● What is being asked:
Using the records below, write out again exactly the lines that begin at the line containing "1 0 0 1 0 0 0 0" and end at the line containing "f: ['a', 'b', 'c', 'd', 'e']", and no other lines.

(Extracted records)
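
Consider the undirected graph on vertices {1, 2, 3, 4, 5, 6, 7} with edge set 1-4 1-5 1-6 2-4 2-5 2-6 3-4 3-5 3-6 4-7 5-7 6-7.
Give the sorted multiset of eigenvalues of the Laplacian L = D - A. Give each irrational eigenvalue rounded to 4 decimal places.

[0, 3, 3, 3, 4, 4, 7]

With the vertex order [1, 2, 3, 4, 5, 6, 7], the degrees are [3, 3, 3, 4, 4, 4, 3], giving D = diag(3, 3, 3, 4, 4, 4, 3) and L = D - A. The multiplicity of 0 as a Laplacian eigenvalue equals the number of connected components. The single zero eigenvalue shows the graph is connected. The eigenvalues sum to 24, which equals trace(L) = 2|E|. The largest eigenvalue, 7, is at most the vertex count 7.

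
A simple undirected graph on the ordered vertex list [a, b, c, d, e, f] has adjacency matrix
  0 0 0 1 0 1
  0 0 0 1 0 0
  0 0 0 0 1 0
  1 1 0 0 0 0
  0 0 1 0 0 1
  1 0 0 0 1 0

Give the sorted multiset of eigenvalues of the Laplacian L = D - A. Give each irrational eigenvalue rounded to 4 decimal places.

Reading degrees in the order [a, b, c, d, e, f] gives [2, 1, 1, 2, 2, 2]; set D = diag(2, 1, 1, 2, 2, 2) and form L = D - A. L is symmetric positive semidefinite, so every eigenvalue is real and nonnegative. The eigenvalues sum to 10, which equals trace(L) = 2|E|. By the matrix-tree theorem the graph has (1/6) * product of the nonzero eigenvalues = 1 spanning tree.

[0, 0.2679, 1, 2, 3, 3.7321]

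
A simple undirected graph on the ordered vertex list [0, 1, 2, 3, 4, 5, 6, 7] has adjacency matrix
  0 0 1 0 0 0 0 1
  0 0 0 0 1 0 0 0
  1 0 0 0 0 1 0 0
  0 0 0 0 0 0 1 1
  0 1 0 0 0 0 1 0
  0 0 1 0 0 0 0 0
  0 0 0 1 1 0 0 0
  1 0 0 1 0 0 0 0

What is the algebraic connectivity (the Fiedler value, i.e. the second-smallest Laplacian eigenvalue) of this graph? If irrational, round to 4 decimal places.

0.1522

Reading degrees in the order [0, 1, 2, 3, 4, 5, 6, 7] gives [2, 1, 2, 2, 2, 1, 2, 2]; set D = diag(2, 1, 2, 2, 2, 1, 2, 2) and form L = D - A. Computing the eigenvalues of L and sorting gives [0, 0.1522, 0.5858, 1.2346, 2, 2.7654, 3.4142, 3.8478]. The Fiedler value lambda_2 = 0.1522 is strictly positive, so the graph is connected. There is one zero in the spectrum, matching the 1 component.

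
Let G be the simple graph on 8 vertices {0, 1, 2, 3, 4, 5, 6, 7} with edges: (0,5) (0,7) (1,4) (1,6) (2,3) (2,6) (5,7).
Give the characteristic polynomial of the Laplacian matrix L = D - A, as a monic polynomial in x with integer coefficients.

x^8 - 14x^7 + 78x^6 - 218x^5 + 314x^4 - 210x^3 + 45x^2

With the vertex order [0, 1, 2, 3, 4, 5, 6, 7], the degrees are [2, 2, 2, 1, 1, 2, 2, 2], giving D = diag(2, 2, 2, 1, 1, 2, 2, 2) and L = D - A. L has integer entries, so p(x) = det(xI - L) has integer coefficients. Expanding the determinant yields x^8 - 14x^7 + 78x^6 - 218x^5 + 314x^4 - 210x^3 + 45x^2. Since p(0) = det(-L) = 0, x divides p(x). The eigenvalues sum to 14, which equals trace(L) = 2|E|. The largest eigenvalue, 3.6180, is at most the vertex count 8.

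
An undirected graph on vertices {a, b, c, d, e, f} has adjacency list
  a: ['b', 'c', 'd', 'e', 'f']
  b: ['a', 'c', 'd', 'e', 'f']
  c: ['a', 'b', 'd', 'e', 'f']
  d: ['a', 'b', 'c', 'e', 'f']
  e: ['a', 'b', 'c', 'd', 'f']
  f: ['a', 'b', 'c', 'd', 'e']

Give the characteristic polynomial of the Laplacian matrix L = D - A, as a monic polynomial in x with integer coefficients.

Each diagonal entry of L is the vertex degree and each off-diagonal entry is -1 where an edge is present, 0 otherwise; in the order [a, b, c, d, e, f] the diagonal is [5, 5, 5, 5, 5, 5]. Computing det(xI - L) by cofactor expansion (or equivalently via sum-over-permutations) gives x^6 - 30x^5 + 360x^4 - 2160x^3 + 6480x^2 - 7776x. The constant term is 0 because L is singular (the all-ones vector lies in its kernel). The eigenvalues sum to 30, which equals trace(L) = 2|E|. The largest eigenvalue, 6, is at most the vertex count 6.

x^6 - 30x^5 + 360x^4 - 2160x^3 + 6480x^2 - 7776x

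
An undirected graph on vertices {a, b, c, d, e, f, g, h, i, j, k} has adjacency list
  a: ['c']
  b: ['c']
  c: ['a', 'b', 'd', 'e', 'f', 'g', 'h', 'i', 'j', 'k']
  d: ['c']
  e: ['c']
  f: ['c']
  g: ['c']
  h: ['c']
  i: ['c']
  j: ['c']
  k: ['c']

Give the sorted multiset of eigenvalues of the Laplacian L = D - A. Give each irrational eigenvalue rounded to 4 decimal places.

[0, 1, 1, 1, 1, 1, 1, 1, 1, 1, 11]

With the vertex order [a, b, c, d, e, f, g, h, i, j, k], the degrees are [1, 1, 10, 1, 1, 1, 1, 1, 1, 1, 1], giving D = diag(1, 1, 10, 1, 1, 1, 1, 1, 1, 1, 1) and L = D - A. Diagonalising L (or applying a numerical eigensolver to the 11x11 matrix) gives the spectrum above. The eigenvalues sum to 20, which equals trace(L) = 2|E|. The largest eigenvalue, 11, is at most the vertex count 11.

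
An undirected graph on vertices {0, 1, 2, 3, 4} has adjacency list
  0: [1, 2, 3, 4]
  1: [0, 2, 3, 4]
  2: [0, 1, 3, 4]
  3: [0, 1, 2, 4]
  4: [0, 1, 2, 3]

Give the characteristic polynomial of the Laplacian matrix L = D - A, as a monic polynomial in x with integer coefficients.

x^5 - 20x^4 + 150x^3 - 500x^2 + 625x

With the vertex order [0, 1, 2, 3, 4], the degrees are [4, 4, 4, 4, 4], giving D = diag(4, 4, 4, 4, 4) and L = D - A. L has integer entries, so p(x) = det(xI - L) has integer coefficients. Expanding the determinant yields x^5 - 20x^4 + 150x^3 - 500x^2 + 625x. The constant term is 0 because L is singular (the all-ones vector lies in its kernel). By the matrix-tree theorem the graph has (1/5) * product of the nonzero eigenvalues = 125 spanning trees. The largest eigenvalue, 5, is at most the vertex count 5.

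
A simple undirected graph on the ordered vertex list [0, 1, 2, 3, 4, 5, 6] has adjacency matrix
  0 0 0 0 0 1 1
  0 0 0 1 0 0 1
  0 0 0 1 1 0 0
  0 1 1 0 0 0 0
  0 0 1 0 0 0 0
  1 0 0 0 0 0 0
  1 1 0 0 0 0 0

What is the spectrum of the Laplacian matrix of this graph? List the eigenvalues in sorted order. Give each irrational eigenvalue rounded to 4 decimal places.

[0, 0.1981, 0.7530, 1.5550, 2.4450, 3.2470, 3.8019]

Reading degrees in the order [0, 1, 2, 3, 4, 5, 6] gives [2, 2, 2, 2, 1, 1, 2]; set D = diag(2, 2, 2, 2, 1, 1, 2) and form L = D - A. L is symmetric positive semidefinite, so every eigenvalue is real and nonnegative. The single zero eigenvalue shows the graph is connected. There is one zero in the spectrum, matching the 1 component. The eigenvalues sum to 12, which equals trace(L) = 2|E|.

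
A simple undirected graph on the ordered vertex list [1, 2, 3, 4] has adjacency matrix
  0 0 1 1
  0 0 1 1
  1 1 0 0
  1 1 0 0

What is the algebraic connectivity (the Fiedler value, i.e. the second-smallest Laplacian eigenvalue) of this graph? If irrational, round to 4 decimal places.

Each diagonal entry of L is the vertex degree and each off-diagonal entry is -1 where an edge is present, 0 otherwise; in the order [1, 2, 3, 4] the diagonal is [2, 2, 2, 2]. The smallest Laplacian eigenvalue is always 0. The next one, lambda_2 = 2, measures how hard the graph is to disconnect: larger values mean better connectivity.

2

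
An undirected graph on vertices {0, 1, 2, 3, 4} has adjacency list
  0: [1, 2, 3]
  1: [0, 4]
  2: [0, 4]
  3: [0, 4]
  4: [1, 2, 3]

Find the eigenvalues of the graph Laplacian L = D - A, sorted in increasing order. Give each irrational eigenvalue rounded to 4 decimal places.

With the vertex order [0, 1, 2, 3, 4], the degrees are [3, 2, 2, 2, 3], giving D = diag(3, 2, 2, 2, 3) and L = D - A. Diagonalising L (or applying a numerical eigensolver to the 5x5 matrix) gives the spectrum above. By the matrix-tree theorem the graph has (1/5) * product of the nonzero eigenvalues = 12 spanning trees.

[0, 2, 2, 3, 5]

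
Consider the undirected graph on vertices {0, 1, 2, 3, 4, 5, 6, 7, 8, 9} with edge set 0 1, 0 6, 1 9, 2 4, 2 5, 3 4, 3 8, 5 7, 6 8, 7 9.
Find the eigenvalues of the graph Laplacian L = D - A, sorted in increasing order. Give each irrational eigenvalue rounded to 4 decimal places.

Each diagonal entry of L is the vertex degree and each off-diagonal entry is -1 where an edge is present, 0 otherwise; in the order [0, 1, 2, 3, 4, 5, 6, 7, 8, 9] the diagonal is [2, 2, 2, 2, 2, 2, 2, 2, 2, 2]. Diagonalising L (or applying a numerical eigensolver to the 10x10 matrix) gives the spectrum above. By the matrix-tree theorem the graph has (1/10) * product of the nonzero eigenvalues = 10 spanning trees.

[0, 0.3820, 0.3820, 1.3820, 1.3820, 2.6180, 2.6180, 3.6180, 3.6180, 4]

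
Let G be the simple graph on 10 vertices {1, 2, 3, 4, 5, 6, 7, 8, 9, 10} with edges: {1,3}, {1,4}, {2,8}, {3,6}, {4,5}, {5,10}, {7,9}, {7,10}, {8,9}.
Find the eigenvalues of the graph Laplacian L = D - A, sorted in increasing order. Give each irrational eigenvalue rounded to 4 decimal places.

Reading degrees in the order [1, 2, 3, 4, 5, 6, 7, 8, 9, 10] gives [2, 1, 2, 2, 2, 1, 2, 2, 2, 2]; set D = diag(2, 1, 2, 2, 2, 1, 2, 2, 2, 2) and form L = D - A. L is symmetric positive semidefinite, so every eigenvalue is real and nonnegative. There is one zero in the spectrum, matching the 1 component.

[0, 0.0979, 0.3820, 0.8244, 1.3820, 2, 2.6180, 3.1756, 3.6180, 3.9021]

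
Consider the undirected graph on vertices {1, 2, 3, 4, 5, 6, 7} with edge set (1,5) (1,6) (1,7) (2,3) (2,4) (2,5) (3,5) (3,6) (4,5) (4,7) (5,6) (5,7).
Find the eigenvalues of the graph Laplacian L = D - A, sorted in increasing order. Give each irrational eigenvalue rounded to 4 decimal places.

With the vertex order [1, 2, 3, 4, 5, 6, 7], the degrees are [3, 3, 3, 3, 6, 3, 3], giving D = diag(3, 3, 3, 3, 6, 3, 3) and L = D - A. L is symmetric positive semidefinite, so every eigenvalue is real and nonnegative. There is one zero in the spectrum, matching the 1 component.

[0, 2, 2, 4, 4, 5, 7]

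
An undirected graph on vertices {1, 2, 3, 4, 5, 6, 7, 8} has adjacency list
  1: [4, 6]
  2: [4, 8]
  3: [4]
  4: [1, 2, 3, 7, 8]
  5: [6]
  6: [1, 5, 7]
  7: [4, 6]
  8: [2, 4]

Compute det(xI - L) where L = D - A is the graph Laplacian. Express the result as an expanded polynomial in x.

With the vertex order [1, 2, 3, 4, 5, 6, 7, 8], the degrees are [2, 2, 1, 5, 1, 3, 2, 2], giving D = diag(2, 2, 1, 5, 1, 3, 2, 2) and L = D - A. L has integer entries, so p(x) = det(xI - L) has integer coefficients. Expanding the determinant yields x^8 - 18x^7 + 127x^6 - 454x^5 + 884x^4 - 932x^3 + 488x^2 - 96x. The coefficient of x^7 equals -trace(L) = -18, matching the sum of degrees. By the matrix-tree theorem the graph has (1/8) * product of the nonzero eigenvalues = 12 spanning trees.

x^8 - 18x^7 + 127x^6 - 454x^5 + 884x^4 - 932x^3 + 488x^2 - 96x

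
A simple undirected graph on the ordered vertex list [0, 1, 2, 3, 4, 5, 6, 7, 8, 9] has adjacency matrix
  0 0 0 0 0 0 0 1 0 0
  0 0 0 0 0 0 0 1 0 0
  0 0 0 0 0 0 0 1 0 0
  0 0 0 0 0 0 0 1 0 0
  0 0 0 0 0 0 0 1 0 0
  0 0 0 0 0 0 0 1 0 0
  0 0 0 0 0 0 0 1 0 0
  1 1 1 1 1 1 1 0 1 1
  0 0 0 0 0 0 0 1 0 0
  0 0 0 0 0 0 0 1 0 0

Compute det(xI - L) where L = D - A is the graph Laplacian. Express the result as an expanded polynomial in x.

x^10 - 18x^9 + 108x^8 - 336x^7 + 630x^6 - 756x^5 + 588x^4 - 288x^3 + 81x^2 - 10x

Each diagonal entry of L is the vertex degree and each off-diagonal entry is -1 where an edge is present, 0 otherwise; in the order [0, 1, 2, 3, 4, 5, 6, 7, 8, 9] the diagonal is [1, 1, 1, 1, 1, 1, 1, 9, 1, 1]. L has integer entries, so p(x) = det(xI - L) has integer coefficients. Expanding the determinant yields x^10 - 18x^9 + 108x^8 - 336x^7 + 630x^6 - 756x^5 + 588x^4 - 288x^3 + 81x^2 - 10x. The coefficient of x^9 equals -trace(L) = -18, matching the sum of degrees. There is one zero in the spectrum, matching the 1 component. The largest eigenvalue, 10, is at most the vertex count 10.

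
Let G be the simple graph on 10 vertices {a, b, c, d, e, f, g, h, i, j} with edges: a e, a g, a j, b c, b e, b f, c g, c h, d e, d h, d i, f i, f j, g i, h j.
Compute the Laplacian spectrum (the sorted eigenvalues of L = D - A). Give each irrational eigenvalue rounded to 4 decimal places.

[0, 2, 2, 2, 2, 2, 5, 5, 5, 5]

Each diagonal entry of L is the vertex degree and each off-diagonal entry is -1 where an edge is present, 0 otherwise; in the order [a, b, c, d, e, f, g, h, i, j] the diagonal is [3, 3, 3, 3, 3, 3, 3, 3, 3, 3]. The multiplicity of 0 as a Laplacian eigenvalue equals the number of connected components. The eigenvalues sum to 30, which equals trace(L) = 2|E|.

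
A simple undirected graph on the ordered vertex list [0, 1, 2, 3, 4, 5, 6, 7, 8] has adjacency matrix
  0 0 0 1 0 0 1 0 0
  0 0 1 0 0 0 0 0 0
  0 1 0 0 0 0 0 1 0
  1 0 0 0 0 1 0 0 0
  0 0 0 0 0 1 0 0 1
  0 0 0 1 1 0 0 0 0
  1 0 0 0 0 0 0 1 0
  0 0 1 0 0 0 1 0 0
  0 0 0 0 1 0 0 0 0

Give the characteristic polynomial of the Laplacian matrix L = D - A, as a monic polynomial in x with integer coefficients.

x^9 - 16x^8 + 105x^7 - 364x^6 + 715x^5 - 792x^4 + 462x^3 - 120x^2 + 9x

Reading degrees in the order [0, 1, 2, 3, 4, 5, 6, 7, 8] gives [2, 1, 2, 2, 2, 2, 2, 2, 1]; set D = diag(2, 1, 2, 2, 2, 2, 2, 2, 1) and form L = D - A. Computing det(xI - L) by cofactor expansion (or equivalently via sum-over-permutations) gives x^9 - 16x^8 + 105x^7 - 364x^6 + 715x^5 - 792x^4 + 462x^3 - 120x^2 + 9x. The constant term is 0 because L is singular (the all-ones vector lies in its kernel). The largest eigenvalue, 3.8794, is at most the vertex count 9. By the matrix-tree theorem the graph has (1/9) * product of the nonzero eigenvalues = 1 spanning tree.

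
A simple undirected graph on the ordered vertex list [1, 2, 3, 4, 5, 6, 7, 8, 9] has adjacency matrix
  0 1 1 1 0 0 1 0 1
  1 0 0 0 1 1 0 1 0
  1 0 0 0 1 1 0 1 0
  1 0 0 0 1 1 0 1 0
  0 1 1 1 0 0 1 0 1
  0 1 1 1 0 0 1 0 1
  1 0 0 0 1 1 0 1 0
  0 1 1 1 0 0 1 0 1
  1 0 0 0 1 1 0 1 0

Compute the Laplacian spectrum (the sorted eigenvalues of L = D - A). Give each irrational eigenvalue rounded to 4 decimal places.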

● Response for this exercise:
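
  1 0 0 1 0 0 0 0

What is the algebraic connectivity (the Fiedler value, i.e. the second-smallest Laplacian eigenvalue) of this graph? If irrational, round to 4 decimal places.

0.1522

Reading degrees in the order [0, 1, 2, 3, 4, 5, 6, 7] gives [2, 1, 2, 2, 2, 1, 2, 2]; set D = diag(2, 1, 2, 2, 2, 1, 2, 2) and form L = D - A. Computing the eigenvalues of L and sorting gives [0, 0.1522, 0.5858, 1.2346, 2, 2.7654, 3.4142, 3.8478]. The Fiedler value lambda_2 = 0.1522 is strictly positive, so the graph is connected. There is one zero in the spectrum, matching the 1 component.

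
Let G be the simple graph on 8 vertices {0, 1, 2, 3, 4, 5, 6, 7} with edges: (0,5) (0,7) (1,4) (1,6) (2,3) (2,6) (5,7).
Give the characteristic polynomial of the Laplacian matrix L = D - A, as a monic polynomial in x with integer coefficients.

x^8 - 14x^7 + 78x^6 - 218x^5 + 314x^4 - 210x^3 + 45x^2

With the vertex order [0, 1, 2, 3, 4, 5, 6, 7], the degrees are [2, 2, 2, 1, 1, 2, 2, 2], giving D = diag(2, 2, 2, 1, 1, 2, 2, 2) and L = D - A. L has integer entries, so p(x) = det(xI - L) has integer coefficients. Expanding the determinant yields x^8 - 14x^7 + 78x^6 - 218x^5 + 314x^4 - 210x^3 + 45x^2. Since p(0) = det(-L) = 0, x divides p(x). The eigenvalues sum to 14, which equals trace(L) = 2|E|. The largest eigenvalue, 3.6180, is at most the vertex count 8.

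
An undirected graph on vertices {a, b, c, d, e, f} has adjacency list
  a: ['b', 'c', 'd', 'e', 'f']
  b: ['a', 'c', 'd', 'e', 'f']
  c: ['a', 'b', 'd', 'e', 'f']
  d: ['a', 'b', 'c', 'e', 'f']
  e: ['a', 'b', 'c', 'd', 'f']
  f: ['a', 'b', 'c', 'd', 'e']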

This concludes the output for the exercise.